- HOW TO COMPLETE THIS TASK:
The answer must be the full listing, restated word for word.

(PROVIDED INFORMATION Opens)

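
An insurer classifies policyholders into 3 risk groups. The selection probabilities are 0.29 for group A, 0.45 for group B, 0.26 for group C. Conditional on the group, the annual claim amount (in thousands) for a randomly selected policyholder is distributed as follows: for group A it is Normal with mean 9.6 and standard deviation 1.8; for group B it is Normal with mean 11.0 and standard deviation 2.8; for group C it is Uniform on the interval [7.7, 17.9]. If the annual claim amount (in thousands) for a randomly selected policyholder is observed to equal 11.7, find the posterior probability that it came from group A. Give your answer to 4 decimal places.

0.2708

Likelihoods f(11.7 | ·): A: 0.112221; B: 0.138096; C: 0.0980392.
Posterior ∝ prior × likelihood. Numerator for A: 0.29·0.112221 = 0.0325442.
Normalizing constant: 0.29·0.112221 + 0.45·0.138096 + 0.26·0.0980392 = 0.120178.
P(A | observation) = 0.0325442 / 0.120178 = 0.270801.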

(PROVIDED INFORMATION Closes)

- WRITTEN SOLUTION:
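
An insurer classifies policyholders into 3 risk groups. The selection probabilities are 0.29 for group A, 0.45 for group B, 0.26 for group C. Conditional on the group, the annual claim amount (in thousands) for a randomly selected policyholder is distributed as follows: for group A it is Normal with mean 9.6 and standard deviation 1.8; for group B it is Normal with mean 11.0 and standard deviation 2.8; for group C it is Uniform on the interval [7.7, 17.9]. If the annual claim amount (in thousands) for a randomly selected policyholder is observed to equal 11.7, find the posterior probability that it came from group A. Give your answer to 4 decimal places.

0.2708

Likelihoods f(11.7 | ·): A: 0.112221; B: 0.138096; C: 0.0980392.
Posterior ∝ prior × likelihood. Numerator for A: 0.29·0.112221 = 0.0325442.
Normalizing constant: 0.29·0.112221 + 0.45·0.138096 + 0.26·0.0980392 = 0.120178.
P(A | observation) = 0.0325442 / 0.120178 = 0.270801.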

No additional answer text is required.